**Dataset**

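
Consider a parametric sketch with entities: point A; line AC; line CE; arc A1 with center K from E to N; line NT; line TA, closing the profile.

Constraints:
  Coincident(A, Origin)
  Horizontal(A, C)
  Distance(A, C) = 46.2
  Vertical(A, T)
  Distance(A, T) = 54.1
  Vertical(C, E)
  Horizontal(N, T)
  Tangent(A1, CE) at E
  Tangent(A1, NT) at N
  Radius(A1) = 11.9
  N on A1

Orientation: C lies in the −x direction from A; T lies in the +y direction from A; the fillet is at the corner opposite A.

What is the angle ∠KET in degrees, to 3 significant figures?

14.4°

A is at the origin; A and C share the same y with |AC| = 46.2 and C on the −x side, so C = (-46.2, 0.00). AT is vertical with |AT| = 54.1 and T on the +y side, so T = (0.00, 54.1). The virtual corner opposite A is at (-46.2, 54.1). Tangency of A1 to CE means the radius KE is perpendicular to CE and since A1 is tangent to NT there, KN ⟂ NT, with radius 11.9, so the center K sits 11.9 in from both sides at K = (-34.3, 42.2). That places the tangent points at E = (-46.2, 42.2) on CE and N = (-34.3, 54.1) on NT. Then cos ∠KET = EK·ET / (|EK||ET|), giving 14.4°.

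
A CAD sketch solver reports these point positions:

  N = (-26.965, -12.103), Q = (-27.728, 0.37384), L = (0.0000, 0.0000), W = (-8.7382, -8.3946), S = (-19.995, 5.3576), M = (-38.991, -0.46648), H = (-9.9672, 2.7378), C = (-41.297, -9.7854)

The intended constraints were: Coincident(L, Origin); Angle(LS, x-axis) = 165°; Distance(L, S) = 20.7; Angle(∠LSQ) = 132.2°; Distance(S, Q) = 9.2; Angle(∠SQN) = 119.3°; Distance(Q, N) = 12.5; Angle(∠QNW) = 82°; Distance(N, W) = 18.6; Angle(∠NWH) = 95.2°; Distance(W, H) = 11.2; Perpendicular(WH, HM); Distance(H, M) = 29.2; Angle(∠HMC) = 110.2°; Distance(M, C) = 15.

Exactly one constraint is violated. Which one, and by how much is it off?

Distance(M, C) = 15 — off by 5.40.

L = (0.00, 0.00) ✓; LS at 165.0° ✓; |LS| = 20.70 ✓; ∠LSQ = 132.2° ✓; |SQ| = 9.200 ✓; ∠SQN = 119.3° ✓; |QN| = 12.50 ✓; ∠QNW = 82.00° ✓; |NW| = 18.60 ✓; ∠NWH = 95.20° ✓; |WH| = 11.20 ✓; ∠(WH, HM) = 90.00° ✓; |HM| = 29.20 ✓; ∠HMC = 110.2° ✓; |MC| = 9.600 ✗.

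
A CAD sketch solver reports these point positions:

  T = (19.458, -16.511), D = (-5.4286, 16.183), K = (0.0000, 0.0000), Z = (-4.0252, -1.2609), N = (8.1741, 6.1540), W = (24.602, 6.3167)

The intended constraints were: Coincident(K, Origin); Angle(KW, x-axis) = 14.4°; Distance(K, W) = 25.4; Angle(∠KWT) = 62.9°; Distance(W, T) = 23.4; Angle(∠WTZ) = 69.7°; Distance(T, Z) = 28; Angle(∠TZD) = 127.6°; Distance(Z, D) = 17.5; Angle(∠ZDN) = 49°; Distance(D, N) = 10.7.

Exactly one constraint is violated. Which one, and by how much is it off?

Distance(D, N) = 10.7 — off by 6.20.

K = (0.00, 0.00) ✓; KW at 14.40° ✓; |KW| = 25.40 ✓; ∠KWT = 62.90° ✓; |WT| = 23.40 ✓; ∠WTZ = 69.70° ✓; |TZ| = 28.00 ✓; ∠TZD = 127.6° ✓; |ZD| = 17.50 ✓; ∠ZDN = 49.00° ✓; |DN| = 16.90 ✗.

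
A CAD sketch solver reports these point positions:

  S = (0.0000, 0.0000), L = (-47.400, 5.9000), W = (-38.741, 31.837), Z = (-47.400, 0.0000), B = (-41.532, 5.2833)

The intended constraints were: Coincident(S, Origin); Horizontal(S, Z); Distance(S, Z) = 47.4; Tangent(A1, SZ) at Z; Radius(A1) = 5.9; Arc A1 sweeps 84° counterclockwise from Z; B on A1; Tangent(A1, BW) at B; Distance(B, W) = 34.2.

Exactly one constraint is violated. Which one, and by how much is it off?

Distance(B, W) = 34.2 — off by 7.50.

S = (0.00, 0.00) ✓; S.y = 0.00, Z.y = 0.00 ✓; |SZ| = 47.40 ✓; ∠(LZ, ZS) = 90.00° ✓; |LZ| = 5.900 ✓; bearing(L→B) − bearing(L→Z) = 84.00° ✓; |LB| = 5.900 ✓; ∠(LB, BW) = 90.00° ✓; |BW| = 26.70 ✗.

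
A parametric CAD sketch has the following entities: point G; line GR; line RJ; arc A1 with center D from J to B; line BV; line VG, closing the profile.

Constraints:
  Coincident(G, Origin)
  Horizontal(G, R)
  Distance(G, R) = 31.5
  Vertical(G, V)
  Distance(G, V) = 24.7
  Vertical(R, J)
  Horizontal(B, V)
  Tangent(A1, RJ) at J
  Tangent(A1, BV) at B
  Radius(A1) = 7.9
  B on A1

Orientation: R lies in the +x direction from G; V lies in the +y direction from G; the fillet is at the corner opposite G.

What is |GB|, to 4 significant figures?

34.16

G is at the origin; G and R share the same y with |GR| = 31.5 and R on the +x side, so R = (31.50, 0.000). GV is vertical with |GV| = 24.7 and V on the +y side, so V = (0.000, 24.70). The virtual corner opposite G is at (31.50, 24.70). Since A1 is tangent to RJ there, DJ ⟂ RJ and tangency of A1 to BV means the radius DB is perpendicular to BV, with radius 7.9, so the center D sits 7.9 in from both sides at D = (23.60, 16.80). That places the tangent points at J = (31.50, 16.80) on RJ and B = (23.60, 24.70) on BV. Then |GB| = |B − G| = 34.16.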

**To do**
Word for word, restate the listing above from its first line to the line with "Orientation: C lies", keeping both.

**Task output**
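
Consider a parametric sketch with entities: point A; line AC; line CE; arc A1 with center K from E to N; line NT; line TA, closing the profile.

Constraints:
  Coincident(A, Origin)
  Horizontal(A, C)
  Distance(A, C) = 46.2
  Vertical(A, T)
  Distance(A, T) = 54.1
  Vertical(C, E)
  Horizontal(N, T)
  Tangent(A1, CE) at E
  Tangent(A1, NT) at N
  Radius(A1) = 11.9
  N on A1

Orientation: C lies in the −x direction from A; T lies in the +y direction from A; the fillet is at the corner opposite A.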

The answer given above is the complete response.